## REQUIRED ACTION
Copy every line of the records below that holds the word "series".
#### PROVIDED RECORDS
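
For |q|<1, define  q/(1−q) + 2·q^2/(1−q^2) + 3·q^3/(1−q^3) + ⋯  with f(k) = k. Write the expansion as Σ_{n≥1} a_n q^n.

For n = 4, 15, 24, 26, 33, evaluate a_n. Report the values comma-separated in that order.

7, 24, 60, 42, 48

q^4  k|4↦f(k): 1:1 2:2 4:4  a_4=7
n=15: 15·1 5·3 3·5 1·15  f→[15+5+3+1]=24
n=24: 1·24 2·12 3·8 4·6 6·4 8·3 12·2 24·1  f→[1+2+3+4+6+8+12+24]=60
n=26: 26·1 13·2 2·13 1·26  f→[26+13+2+1]=42
d|33:{33,11,3,1}  Σf=33+11+3+1=48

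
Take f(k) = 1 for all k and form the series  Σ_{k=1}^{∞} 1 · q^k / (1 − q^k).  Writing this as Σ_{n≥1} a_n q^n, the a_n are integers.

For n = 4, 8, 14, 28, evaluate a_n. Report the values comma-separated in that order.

n=4: 4·1 2·2 1·4  f→[1+1+1]=3
n=8: 1·8 2·4 4·2 8·1  f→[1+1+1+1]=4
q^14  k|14↦f(k): 14:1 7:1 2:1 1:1  a_14=4
d|28:{1,2,4,7,14,28}  Σf=1+1+1+1+1+1=6

3, 4, 4, 6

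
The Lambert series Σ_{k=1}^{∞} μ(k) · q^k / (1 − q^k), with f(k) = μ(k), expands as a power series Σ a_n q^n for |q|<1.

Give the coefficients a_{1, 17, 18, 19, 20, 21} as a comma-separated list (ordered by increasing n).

n=1: 1·1  μ→[1]=1
[q^17] μ(17)=-1,μ(1)=1 ⇒ 0
q^18  k|18↦μ(k): 1:1 2:-1 3:-1 6:1 9:0 18:0  a_18=0
[q^19] μ(1)=1,μ(19)=-1 ⇒ 0
[q^20] μ(20)=0,μ(10)=1,μ(5)=-1,μ(4)=0,μ(2)=-1,μ(1)=1 ⇒ 0
d|21:{1,3,7,21}  Σμ=1+(-1)+(-1)+1=0

1, 0, 0, 0, 0, 0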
########
## SOLUTION
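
Take f(k) = 1 for all k and form the series  Σ_{k=1}^{∞} 1 · q^k / (1 − q^k).  Writing this as Σ_{n≥1} a_n q^n, the a_n are integers.
The Lambert series Σ_{k=1}^{∞} μ(k) · q^k / (1 − q^k), with f(k) = μ(k), expands as a power series Σ a_n q^n for |q|<1.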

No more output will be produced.